Exact duplicates of all entries are needed.

▬▬▬

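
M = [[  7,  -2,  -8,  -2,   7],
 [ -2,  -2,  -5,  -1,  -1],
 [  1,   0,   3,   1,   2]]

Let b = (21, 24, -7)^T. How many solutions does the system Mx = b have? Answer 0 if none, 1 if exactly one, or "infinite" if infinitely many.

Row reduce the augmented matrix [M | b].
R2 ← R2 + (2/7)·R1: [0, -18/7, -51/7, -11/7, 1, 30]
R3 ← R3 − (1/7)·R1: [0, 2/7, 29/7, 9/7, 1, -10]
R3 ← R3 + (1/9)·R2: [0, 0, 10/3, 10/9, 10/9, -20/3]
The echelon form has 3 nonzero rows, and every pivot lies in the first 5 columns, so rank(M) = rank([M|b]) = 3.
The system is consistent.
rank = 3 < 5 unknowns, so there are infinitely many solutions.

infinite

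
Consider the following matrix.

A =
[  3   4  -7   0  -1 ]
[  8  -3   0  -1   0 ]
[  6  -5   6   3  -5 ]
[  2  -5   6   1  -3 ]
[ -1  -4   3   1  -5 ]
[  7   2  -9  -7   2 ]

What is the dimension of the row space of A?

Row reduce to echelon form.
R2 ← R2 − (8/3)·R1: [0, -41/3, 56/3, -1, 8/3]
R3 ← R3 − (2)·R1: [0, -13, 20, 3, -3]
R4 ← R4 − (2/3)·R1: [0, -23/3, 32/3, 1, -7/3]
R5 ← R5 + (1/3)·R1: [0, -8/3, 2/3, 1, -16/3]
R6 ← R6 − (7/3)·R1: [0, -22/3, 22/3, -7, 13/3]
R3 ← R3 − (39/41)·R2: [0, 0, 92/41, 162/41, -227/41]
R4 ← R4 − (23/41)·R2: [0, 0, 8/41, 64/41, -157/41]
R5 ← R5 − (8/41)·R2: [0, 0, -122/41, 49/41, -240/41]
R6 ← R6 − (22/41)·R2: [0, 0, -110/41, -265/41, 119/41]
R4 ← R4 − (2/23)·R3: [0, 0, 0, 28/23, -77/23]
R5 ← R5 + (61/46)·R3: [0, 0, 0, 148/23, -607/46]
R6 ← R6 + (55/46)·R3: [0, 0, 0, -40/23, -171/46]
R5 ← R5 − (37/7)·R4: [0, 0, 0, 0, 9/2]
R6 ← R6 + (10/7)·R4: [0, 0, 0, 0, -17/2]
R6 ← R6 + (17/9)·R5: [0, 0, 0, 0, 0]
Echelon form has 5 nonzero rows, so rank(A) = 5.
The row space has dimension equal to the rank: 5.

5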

▬▬▬

## Task solution
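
M = [[  7,  -2,  -8,  -2,   7],
 [ -2,  -2,  -5,  -1,  -1],
 [  1,   0,   3,   1,   2]]

Let b = (21, 24, -7)^T. How many solutions does the system Mx = b have? Answer 0 if none, 1 if exactly one, or "infinite" if infinitely many.

Row reduce the augmented matrix [M | b].
R2 ← R2 + (2/7)·R1: [0, -18/7, -51/7, -11/7, 1, 30]
R3 ← R3 − (1/7)·R1: [0, 2/7, 29/7, 9/7, 1, -10]
R3 ← R3 + (1/9)·R2: [0, 0, 10/3, 10/9, 10/9, -20/3]
The echelon form has 3 nonzero rows, and every pivot lies in the first 5 columns, so rank(M) = rank([M|b]) = 3.
The system is consistent.
rank = 3 < 5 unknowns, so there are infinitely many solutions.

infinite

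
Consider the following matrix.

A =
[  3   4  -7   0  -1 ]
[  8  -3   0  -1   0 ]
[  6  -5   6   3  -5 ]
[  2  -5   6   1  -3 ]
[ -1  -4   3   1  -5 ]
[  7   2  -9  -7   2 ]

What is the dimension of the row space of A?

Row reduce to echelon form.
R2 ← R2 − (8/3)·R1: [0, -41/3, 56/3, -1, 8/3]
R3 ← R3 − (2)·R1: [0, -13, 20, 3, -3]
R4 ← R4 − (2/3)·R1: [0, -23/3, 32/3, 1, -7/3]
R5 ← R5 + (1/3)·R1: [0, -8/3, 2/3, 1, -16/3]
R6 ← R6 − (7/3)·R1: [0, -22/3, 22/3, -7, 13/3]
R3 ← R3 − (39/41)·R2: [0, 0, 92/41, 162/41, -227/41]
R4 ← R4 − (23/41)·R2: [0, 0, 8/41, 64/41, -157/41]
R5 ← R5 − (8/41)·R2: [0, 0, -122/41, 49/41, -240/41]
R6 ← R6 − (22/41)·R2: [0, 0, -110/41, -265/41, 119/41]
R4 ← R4 − (2/23)·R3: [0, 0, 0, 28/23, -77/23]
R5 ← R5 + (61/46)·R3: [0, 0, 0, 148/23, -607/46]
R6 ← R6 + (55/46)·R3: [0, 0, 0, -40/23, -171/46]
R5 ← R5 − (37/7)·R4: [0, 0, 0, 0, 9/2]
R6 ← R6 + (10/7)·R4: [0, 0, 0, 0, -17/2]
R6 ← R6 + (17/9)·R5: [0, 0, 0, 0, 0]
Echelon form has 5 nonzero rows, so rank(A) = 5.
The row space has dimension equal to the rank: 5.

5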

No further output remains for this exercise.